Top of MATERIAL FOR THIS TASK

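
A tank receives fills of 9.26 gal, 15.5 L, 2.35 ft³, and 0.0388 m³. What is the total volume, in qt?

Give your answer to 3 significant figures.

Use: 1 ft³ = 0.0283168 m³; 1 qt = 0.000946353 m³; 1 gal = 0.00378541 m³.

165 qt

9.26 gal × 0.00378541 = 0.0350529 m³
15.5 L × 0.001 = 0.0155 m³
2.35 ft³ × 0.0283168 = 0.0665445 m³
0.0388 m³ (already m³)
Total: 0.0350529 + 0.0155 + 0.0665445 + 0.0388 = 0.155897 m³
In qt: 0.155897 / 0.000946353 = 164.735 qt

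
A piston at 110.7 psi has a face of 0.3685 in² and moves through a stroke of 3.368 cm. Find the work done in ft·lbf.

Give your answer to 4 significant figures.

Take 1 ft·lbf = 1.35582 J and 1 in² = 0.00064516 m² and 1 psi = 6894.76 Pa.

4.508 ft·lbf

110.7 psi → 763250 Pa
0.3685 in² → 2.37741×10⁻⁴ m²
F = P × A = 763250 × 2.37741×10⁻⁴ = 181.456 N
3.368 cm → 0.03368 m
W = F × d = 181.456 × 0.03368 = 6.11144 J
In ft·lbf: 6.11144 / 1.35582 = 4.50756 ft·lbf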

Bottom of MATERIAL FOR THIS TASK

== WHAT THE TASK REQUIRES ==
Copy, character for character, the lines from the line that holds "Use: 1 ft³ = 0.0283168" through the final line of the records above.

== REPLY ==
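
Use: 1 ft³ = 0.0283168 m³; 1 qt = 0.000946353 m³; 1 gal = 0.00378541 m³.

165 qt

9.26 gal × 0.00378541 = 0.0350529 m³
15.5 L × 0.001 = 0.0155 m³
2.35 ft³ × 0.0283168 = 0.0665445 m³
0.0388 m³ (already m³)
Total: 0.0350529 + 0.0155 + 0.0665445 + 0.0388 = 0.155897 m³
In qt: 0.155897 / 0.000946353 = 164.735 qt

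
A piston at 110.7 psi has a face of 0.3685 in² and moves through a stroke of 3.368 cm. Find the work done in ft·lbf.

Give your answer to 4 significant figures.

Take 1 ft·lbf = 1.35582 J and 1 in² = 0.00064516 m² and 1 psi = 6894.76 Pa.

4.508 ft·lbf

110.7 psi → 763250 Pa
0.3685 in² → 2.37741×10⁻⁴ m²
F = P × A = 763250 × 2.37741×10⁻⁴ = 181.456 N
3.368 cm → 0.03368 m
W = F × d = 181.456 × 0.03368 = 6.11144 J
In ft·lbf: 6.11144 / 1.35582 = 4.50756 ft·lbf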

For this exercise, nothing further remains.